Task brief
Using the records that follow, work out how many lines hold the string "configuration" and provide that number only.

Data under study

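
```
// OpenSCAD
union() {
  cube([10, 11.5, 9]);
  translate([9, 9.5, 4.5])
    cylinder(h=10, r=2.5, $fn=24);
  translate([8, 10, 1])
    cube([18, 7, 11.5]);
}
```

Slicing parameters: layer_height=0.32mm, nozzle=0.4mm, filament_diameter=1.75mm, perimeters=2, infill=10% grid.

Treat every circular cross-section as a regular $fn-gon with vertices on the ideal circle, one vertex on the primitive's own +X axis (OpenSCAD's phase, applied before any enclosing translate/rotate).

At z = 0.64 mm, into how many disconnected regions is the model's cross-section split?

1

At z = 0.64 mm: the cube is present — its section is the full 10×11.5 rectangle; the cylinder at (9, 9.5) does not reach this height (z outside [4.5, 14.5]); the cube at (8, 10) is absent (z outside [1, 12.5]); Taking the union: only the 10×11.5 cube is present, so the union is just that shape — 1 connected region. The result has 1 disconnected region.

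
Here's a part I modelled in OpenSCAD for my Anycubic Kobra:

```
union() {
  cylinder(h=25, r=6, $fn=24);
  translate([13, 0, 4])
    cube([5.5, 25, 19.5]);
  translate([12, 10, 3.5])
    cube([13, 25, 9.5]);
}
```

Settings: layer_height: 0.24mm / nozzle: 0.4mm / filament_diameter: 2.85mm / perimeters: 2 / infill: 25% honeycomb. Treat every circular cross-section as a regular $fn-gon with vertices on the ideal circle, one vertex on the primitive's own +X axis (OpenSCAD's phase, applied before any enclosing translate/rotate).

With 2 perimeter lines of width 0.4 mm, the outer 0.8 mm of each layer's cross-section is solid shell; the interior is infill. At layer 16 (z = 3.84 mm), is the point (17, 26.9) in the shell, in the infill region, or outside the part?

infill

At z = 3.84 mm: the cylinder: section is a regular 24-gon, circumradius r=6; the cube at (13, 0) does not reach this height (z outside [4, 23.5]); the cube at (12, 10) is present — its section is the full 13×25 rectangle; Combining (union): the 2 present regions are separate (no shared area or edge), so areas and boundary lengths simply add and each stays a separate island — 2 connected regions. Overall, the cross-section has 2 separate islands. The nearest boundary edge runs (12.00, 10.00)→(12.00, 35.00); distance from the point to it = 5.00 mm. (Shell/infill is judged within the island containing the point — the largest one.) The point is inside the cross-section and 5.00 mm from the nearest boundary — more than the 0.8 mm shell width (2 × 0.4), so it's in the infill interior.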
* * *
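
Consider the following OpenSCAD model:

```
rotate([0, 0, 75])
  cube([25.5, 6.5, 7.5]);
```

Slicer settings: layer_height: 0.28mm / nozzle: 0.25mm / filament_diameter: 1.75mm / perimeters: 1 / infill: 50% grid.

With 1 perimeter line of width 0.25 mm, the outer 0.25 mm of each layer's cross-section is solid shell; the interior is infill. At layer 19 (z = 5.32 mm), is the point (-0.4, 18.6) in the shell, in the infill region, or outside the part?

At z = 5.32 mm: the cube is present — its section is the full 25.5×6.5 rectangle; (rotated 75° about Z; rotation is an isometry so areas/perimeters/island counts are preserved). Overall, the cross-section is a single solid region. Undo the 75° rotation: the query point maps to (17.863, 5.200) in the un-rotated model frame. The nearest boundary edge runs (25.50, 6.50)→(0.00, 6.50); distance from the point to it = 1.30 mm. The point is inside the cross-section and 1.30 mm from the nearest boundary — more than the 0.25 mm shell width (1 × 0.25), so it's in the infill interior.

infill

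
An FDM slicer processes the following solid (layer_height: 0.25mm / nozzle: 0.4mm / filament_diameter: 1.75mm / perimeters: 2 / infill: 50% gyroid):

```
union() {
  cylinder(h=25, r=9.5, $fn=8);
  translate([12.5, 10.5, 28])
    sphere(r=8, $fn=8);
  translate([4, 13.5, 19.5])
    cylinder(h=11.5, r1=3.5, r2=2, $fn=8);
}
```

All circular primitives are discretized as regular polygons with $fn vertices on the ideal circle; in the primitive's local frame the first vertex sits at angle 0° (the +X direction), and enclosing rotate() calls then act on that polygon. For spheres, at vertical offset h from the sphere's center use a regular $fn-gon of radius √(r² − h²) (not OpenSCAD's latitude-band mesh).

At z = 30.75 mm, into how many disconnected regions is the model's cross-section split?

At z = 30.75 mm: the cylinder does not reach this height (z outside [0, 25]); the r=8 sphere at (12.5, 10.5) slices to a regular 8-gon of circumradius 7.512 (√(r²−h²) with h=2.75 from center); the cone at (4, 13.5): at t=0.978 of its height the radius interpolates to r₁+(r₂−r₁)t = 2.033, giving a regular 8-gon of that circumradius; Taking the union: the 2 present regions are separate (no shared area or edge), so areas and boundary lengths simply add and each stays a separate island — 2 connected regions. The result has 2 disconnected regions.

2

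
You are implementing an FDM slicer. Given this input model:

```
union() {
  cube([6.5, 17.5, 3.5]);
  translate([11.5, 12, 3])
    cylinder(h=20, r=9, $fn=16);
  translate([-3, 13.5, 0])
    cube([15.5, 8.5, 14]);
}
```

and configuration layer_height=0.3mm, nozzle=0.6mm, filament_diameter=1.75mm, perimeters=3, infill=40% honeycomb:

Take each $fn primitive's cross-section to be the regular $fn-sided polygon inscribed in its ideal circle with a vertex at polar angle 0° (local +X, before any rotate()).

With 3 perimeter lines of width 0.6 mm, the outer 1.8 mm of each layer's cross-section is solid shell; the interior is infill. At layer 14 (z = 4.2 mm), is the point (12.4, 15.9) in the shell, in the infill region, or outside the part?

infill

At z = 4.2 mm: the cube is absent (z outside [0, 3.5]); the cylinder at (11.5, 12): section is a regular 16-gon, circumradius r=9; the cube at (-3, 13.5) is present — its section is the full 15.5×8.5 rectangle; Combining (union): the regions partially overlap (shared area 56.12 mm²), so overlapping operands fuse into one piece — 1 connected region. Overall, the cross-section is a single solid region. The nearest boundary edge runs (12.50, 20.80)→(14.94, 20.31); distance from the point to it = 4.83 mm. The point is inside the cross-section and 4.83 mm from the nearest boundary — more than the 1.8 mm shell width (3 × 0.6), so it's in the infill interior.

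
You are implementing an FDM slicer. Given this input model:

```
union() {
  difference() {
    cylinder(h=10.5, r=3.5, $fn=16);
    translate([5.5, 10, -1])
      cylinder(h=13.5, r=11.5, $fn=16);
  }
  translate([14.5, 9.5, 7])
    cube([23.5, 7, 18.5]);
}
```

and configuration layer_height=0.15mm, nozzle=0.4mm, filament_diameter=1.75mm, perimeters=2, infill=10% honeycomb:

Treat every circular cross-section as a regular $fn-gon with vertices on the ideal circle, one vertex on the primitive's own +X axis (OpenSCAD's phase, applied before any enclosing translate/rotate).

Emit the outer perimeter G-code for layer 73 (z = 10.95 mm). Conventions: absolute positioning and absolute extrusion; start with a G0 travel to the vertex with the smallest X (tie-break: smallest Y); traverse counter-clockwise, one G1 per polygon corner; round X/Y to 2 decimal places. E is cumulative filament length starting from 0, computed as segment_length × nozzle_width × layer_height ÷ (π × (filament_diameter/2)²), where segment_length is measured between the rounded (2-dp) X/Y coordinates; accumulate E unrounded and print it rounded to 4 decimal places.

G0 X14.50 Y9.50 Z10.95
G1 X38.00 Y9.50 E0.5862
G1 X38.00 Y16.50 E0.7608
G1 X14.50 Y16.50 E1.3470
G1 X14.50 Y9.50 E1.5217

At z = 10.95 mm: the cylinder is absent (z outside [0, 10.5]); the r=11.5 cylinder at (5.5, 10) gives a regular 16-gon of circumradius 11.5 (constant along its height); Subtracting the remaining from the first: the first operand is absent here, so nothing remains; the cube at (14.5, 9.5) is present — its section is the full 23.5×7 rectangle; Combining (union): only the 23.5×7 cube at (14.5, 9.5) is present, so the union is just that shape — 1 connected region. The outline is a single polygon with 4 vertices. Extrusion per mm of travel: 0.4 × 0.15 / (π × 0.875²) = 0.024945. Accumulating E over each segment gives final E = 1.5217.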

Solution to the problem
2